WHAT IS REQUIRED: Write out the full listing exactly.

++++ DATA FOR THIS EXERCISE ++++

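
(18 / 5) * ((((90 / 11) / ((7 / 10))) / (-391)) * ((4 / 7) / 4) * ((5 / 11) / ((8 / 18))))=-36450 / 2318239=-0.02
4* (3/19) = 12/19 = 0.63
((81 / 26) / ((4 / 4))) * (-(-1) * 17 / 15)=459 / 130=3.53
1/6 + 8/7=55/42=1.31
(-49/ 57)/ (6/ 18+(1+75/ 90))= -98/ 247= -0.40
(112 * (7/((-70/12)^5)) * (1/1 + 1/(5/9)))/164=-62208/31390625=-0.00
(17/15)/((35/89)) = 1513/525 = 2.88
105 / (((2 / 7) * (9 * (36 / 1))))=245 / 216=1.13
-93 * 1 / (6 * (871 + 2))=-31 / 1746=-0.02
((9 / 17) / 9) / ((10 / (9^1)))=9 / 170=0.05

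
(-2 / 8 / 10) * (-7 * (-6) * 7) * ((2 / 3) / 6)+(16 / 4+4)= 431 / 60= 7.18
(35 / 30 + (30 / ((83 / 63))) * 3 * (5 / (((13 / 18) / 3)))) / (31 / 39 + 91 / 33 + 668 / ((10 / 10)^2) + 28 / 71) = 7179696293 / 3397493448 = 2.11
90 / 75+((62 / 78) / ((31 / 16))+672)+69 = 144809 / 195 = 742.61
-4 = -4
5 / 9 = 0.56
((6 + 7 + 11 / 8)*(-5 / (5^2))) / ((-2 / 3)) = 69 / 16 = 4.31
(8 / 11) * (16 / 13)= 128 / 143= 0.90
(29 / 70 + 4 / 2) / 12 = 169 / 840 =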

++++

SOLUTION FOR THIS PROBLEM:
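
(18 / 5) * ((((90 / 11) / ((7 / 10))) / (-391)) * ((4 / 7) / 4) * ((5 / 11) / ((8 / 18))))=-36450 / 2318239=-0.02
4* (3/19) = 12/19 = 0.63
((81 / 26) / ((4 / 4))) * (-(-1) * 17 / 15)=459 / 130=3.53
1/6 + 8/7=55/42=1.31
(-49/ 57)/ (6/ 18+(1+75/ 90))= -98/ 247= -0.40
(112 * (7/((-70/12)^5)) * (1/1 + 1/(5/9)))/164=-62208/31390625=-0.00
(17/15)/((35/89)) = 1513/525 = 2.88
105 / (((2 / 7) * (9 * (36 / 1))))=245 / 216=1.13
-93 * 1 / (6 * (871 + 2))=-31 / 1746=-0.02
((9 / 17) / 9) / ((10 / (9^1)))=9 / 170=0.05

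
(-2 / 8 / 10) * (-7 * (-6) * 7) * ((2 / 3) / 6)+(16 / 4+4)= 431 / 60= 7.18
(35 / 30 + (30 / ((83 / 63))) * 3 * (5 / (((13 / 18) / 3)))) / (31 / 39 + 91 / 33 + 668 / ((10 / 10)^2) + 28 / 71) = 7179696293 / 3397493448 = 2.11
90 / 75+((62 / 78) / ((31 / 16))+672)+69 = 144809 / 195 = 742.61
-4 = -4
5 / 9 = 0.56
((6 + 7 + 11 / 8)*(-5 / (5^2))) / ((-2 / 3)) = 69 / 16 = 4.31
(8 / 11) * (16 / 13)= 128 / 143= 0.90
(29 / 70 + 4 / 2) / 12 = 169 / 840 =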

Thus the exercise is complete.